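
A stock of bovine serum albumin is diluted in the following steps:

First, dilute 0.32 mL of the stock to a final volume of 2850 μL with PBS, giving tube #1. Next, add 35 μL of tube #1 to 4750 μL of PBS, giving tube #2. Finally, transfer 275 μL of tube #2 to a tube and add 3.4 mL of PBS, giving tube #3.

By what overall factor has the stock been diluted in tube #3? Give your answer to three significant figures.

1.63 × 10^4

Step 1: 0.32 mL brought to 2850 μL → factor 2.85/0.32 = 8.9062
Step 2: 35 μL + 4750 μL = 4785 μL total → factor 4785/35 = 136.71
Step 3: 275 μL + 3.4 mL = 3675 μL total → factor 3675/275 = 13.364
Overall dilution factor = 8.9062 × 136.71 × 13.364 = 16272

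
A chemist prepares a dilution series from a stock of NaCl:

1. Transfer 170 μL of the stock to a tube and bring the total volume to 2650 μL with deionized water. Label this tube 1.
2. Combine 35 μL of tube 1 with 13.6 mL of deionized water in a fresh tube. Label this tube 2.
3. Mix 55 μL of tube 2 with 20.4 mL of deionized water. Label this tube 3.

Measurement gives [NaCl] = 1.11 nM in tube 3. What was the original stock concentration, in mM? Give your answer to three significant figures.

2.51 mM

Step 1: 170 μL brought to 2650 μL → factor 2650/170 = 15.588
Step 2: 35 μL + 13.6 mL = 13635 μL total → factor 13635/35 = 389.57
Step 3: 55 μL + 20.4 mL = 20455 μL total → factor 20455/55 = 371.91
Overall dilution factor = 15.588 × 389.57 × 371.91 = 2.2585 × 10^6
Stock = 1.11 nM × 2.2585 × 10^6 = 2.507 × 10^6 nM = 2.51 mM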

________________

REQUIRED ACTION —
Wherever the string "deionized" occurs in the listing, return the line it sits on.

EXERCISE OUTPUT —
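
1. Transfer 170 μL of the stock to a tube and bring the total volume to 2650 μL with deionized water. Label this tube 1.
2. Combine 35 μL of tube 1 with 13.6 mL of deionized water in a fresh tube. Label this tube 2.
3. Mix 55 μL of tube 2 with 20.4 mL of deionized water. Label this tube 3.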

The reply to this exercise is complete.